* [Exercise objective] Your answer should consist only of the lines below from the one with "Fixed opening cost: W1 = 14, W2 = 16." through the one with "Demand points: S-α", copied exactly.
Records shown below:
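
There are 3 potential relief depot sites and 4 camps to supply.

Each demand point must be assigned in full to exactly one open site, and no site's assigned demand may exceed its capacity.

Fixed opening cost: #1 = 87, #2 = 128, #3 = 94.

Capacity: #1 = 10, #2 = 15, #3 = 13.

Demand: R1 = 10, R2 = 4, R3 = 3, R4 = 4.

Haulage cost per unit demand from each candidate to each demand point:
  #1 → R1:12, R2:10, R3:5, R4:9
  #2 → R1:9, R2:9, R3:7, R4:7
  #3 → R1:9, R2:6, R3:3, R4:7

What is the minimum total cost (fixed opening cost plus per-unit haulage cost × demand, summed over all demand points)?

356

Open {#1, #3}; cheapest assignment that respects the capacities:
  #1 (cap 10, load 8): R2, R4 — cost 4×10 + 4×9 = 76
  #3 (cap 13, load 13): R1, R3 — cost 10×9 + 3×3 = 99
  Shipping 175, fixed 181 → total 356.
  Any other capacity-feasible assignment to {#1, #3} ships for at least 175.
Compare {#2, #3}: its best feasible assignment gives total 373.
Compare {#1, #2}: its best feasible assignment gives total 388.
Every other set of open sites that can feasibly serve all demand totals ≥ 373 even under its best assignment. Minimum: 356.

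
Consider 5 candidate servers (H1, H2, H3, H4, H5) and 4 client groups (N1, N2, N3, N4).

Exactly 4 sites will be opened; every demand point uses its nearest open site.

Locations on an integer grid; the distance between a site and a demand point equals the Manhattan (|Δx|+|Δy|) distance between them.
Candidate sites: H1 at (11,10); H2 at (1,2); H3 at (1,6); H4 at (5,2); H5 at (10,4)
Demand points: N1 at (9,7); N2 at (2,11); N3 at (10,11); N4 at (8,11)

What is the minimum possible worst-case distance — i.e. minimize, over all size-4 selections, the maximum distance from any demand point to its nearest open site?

6

Open {H1, H2, H3, H4}.
  Farthest demand point is N2 at distance 6 (to H3); all others are ≤ 6.
With {H1, H2, H3, H5} the worst case is 6.
With {H1, H3, H4, H5} the worst case is 6.
No size-4 selection achieves below 6.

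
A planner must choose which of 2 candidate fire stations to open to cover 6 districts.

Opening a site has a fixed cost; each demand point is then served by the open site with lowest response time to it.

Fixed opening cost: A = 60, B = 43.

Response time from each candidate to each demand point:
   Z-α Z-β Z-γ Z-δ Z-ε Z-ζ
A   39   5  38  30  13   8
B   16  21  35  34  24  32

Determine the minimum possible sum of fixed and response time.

Open {A}: assign each demand point to its cheapest open site.
  Z-α→A 39, Z-β→A 5, Z-γ→A 38, Z-δ→A 30, Z-ε→A 13, Z-ζ→A 8
  response time 133, fixed 60 → total 193.
Compare {B}: response time 162 + fixed 43 = 205.
Compare {A, B}: response time 107 + fixed 103 = 210.

193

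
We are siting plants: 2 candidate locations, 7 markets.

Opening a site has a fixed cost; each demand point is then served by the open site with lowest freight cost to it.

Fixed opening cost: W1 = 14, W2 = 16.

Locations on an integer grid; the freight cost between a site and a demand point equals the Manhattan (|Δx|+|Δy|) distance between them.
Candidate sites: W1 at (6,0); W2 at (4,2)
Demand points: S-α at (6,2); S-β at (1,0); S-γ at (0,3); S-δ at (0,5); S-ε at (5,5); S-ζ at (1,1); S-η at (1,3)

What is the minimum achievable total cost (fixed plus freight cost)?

47

Open {W2}: assign each demand point to its cheapest open site.
  S-α→W2 2, S-β→W2 5, S-γ→W2 5, S-δ→W2 7, S-ε→W2 4, S-ζ→W2 4, S-η→W2 4
  freight cost 31, fixed 16 → total 47.
Compare {W1}: freight cost 47 + fixed 14 = 61.
Compare {W1, W2}: freight cost 31 + fixed 30 = 61.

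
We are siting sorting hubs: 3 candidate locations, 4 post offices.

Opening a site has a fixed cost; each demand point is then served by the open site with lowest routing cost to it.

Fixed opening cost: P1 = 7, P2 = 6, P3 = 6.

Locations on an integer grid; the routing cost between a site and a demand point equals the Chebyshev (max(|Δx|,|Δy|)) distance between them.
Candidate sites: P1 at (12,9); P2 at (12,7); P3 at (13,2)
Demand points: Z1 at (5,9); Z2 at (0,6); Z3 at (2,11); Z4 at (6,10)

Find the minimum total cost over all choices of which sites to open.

Open {P2}: assign each demand point to its cheapest open site.
  Z1→P2 7, Z2→P2 12, Z3→P2 10, Z4→P2 6
  routing cost 35, fixed 6 → total 41.
Compare {P1}: routing cost 35 + fixed 7 = 42.
Compare {P3}: routing cost 40 + fixed 6 = 46.
Compare {P2, P3}: routing cost 35 + fixed 12 = 47.
All other subsets cost ≥ 42. Minimum total cost: 41.

41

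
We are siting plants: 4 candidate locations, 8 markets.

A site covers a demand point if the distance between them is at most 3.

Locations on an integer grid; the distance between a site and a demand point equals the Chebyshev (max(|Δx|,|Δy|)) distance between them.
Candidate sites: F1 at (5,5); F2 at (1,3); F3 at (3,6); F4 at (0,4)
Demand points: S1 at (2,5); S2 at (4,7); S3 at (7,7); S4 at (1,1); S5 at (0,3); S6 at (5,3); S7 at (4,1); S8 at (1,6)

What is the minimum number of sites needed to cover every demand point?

Coverage sets (demand points within 3 of each site):
  F1: {S1, S2, S3, S6}
  F2: {S1, S4, S5, S7, S8}
  F3: {S1, S2, S5, S6, S8}
  F4: {S1, S4, S5, S8}
No single site covers all 8 demand points.
But {F1, F2} covers everything, so the minimum is 2.

2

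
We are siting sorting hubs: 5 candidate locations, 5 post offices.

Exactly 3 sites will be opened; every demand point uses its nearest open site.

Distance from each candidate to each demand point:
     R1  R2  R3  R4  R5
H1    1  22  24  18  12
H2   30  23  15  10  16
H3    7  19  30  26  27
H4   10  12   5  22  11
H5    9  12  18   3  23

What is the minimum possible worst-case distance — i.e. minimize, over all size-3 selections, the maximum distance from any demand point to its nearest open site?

12

Open {H1, H2, H4}.
  Farthest demand point is R2 at distance 12 (to H4); all others are ≤ 12.
With {H1, H4, H5} the worst case is 12.
With {H2, H3, H4} the worst case is 12.
No size-3 selection achieves below 12.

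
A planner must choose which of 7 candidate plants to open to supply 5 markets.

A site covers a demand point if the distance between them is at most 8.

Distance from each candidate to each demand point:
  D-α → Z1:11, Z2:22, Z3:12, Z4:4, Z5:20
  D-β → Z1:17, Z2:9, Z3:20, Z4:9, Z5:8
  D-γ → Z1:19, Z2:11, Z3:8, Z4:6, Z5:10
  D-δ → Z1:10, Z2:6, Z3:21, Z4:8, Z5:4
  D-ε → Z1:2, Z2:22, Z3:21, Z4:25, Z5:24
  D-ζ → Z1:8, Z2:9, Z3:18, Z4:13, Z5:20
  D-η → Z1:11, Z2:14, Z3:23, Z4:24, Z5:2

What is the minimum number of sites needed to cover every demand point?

Coverage sets (demand points within 8 of each site):
  D-α: {Z4}
  D-β: {Z5}
  D-γ: {Z3, Z4}
  D-δ: {Z2, Z4, Z5}
  D-ε: {Z1}
  D-ζ: {Z1}
  D-η: {Z5}
No 2 sites suffice: every size-2 union leaves at least one demand point uncovered.
But {D-γ, D-δ, D-ε} covers everything, so the minimum is 3.

3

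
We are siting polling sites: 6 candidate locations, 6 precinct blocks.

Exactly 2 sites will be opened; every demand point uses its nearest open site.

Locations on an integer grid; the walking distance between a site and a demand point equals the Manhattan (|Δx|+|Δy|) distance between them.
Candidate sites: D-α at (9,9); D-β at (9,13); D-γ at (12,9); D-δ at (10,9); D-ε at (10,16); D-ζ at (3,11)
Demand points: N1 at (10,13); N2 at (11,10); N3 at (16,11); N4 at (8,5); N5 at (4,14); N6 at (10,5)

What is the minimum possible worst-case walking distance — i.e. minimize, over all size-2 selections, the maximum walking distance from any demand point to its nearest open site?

Open {D-β, D-γ}.
  Farthest demand point is N4 at walking distance 8 (to D-γ); all others are ≤ 8.
With {D-β, D-δ} the worst case is 8.
With {D-γ, D-ε} the worst case is 8.
No size-2 selection achieves below 8.

8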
End of Records shown.
* [Solution for this task]
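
Fixed opening cost: W1 = 14, W2 = 16.

Locations on an integer grid; the freight cost between a site and a demand point equals the Manhattan (|Δx|+|Δy|) distance between them.
Candidate sites: W1 at (6,0); W2 at (4,2)
Demand points: S-α at (6,2); S-β at (1,0); S-γ at (0,3); S-δ at (0,5); S-ε at (5,5); S-ζ at (1,1); S-η at (1,3)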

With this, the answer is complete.